AIM OF THE EXERCISE: Your task is to repeat exactly the lines below between the line holding "Second: n = 23, mean = 73.71, std = 17.07" and the line holding "At significance level", inclusive, and only those.

EXERCISE DATA:

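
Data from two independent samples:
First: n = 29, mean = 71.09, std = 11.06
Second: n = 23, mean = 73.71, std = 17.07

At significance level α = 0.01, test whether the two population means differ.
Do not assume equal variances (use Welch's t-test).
Welch's two-sample t-test:
H₀: μ₁ = μ₂
H₁: μ₁ ≠ μ₂
s₁²/n₁ = 11.06²/29 = 4.2181,  s₂²/n₂ = 17.07²/23 = 12.6689
SE = √(s₁²/n₁ + s₂²/n₂) = √(4.2181 + 12.6689) = 4.1094
df (Welch-Satterthwaite) = (s₁²/n₁ + s₂²/n₂)² / [(s₁²/n₁)²/(n₁-1) + (s₂²/n₂)²/(n₂-1)] ≈ 35.96
t = (x̄₁ - x̄₂) / SE = (71.09 - 73.71) / 4.1094 = -2.62 / 4.1094 = -0.638
p-value = 0.5278

Since p-value > α = 0.01, we fail to reject H₀.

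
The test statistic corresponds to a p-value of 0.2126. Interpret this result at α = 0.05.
Since p = 0.2126 > α = 0.05, fail to reject H₀.
There is insufficient evidence to reject the null hypothesis; the result is not statistically significant at the 0.05 level.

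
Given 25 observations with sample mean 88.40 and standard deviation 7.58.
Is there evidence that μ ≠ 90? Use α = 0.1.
One-sample t-test:
H₀: μ = 90
H₁: μ ≠ 90
df = n - 1 = 24
t = (x̄ - μ₀) / (s/√n) = (88.40 - 90) / (7.58/√25) = -1.055
p-value = 0.3017

Since p-value > α = 0.1, we fail to reject H₀.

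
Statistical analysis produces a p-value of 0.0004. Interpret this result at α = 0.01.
Since p = 0.0004 < α = 0.01, reject H₀.
There is sufficient evidence to reject the null hypothesis; the result is statistically significant at the 0.01 level.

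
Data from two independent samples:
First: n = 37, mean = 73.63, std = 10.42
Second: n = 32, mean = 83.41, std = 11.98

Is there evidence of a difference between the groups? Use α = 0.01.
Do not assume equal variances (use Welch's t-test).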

OUTPUT FOR THIS EXERCISE:
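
Second: n = 23, mean = 73.71, std = 17.07

At significance level α = 0.01, test whether the two population means differ.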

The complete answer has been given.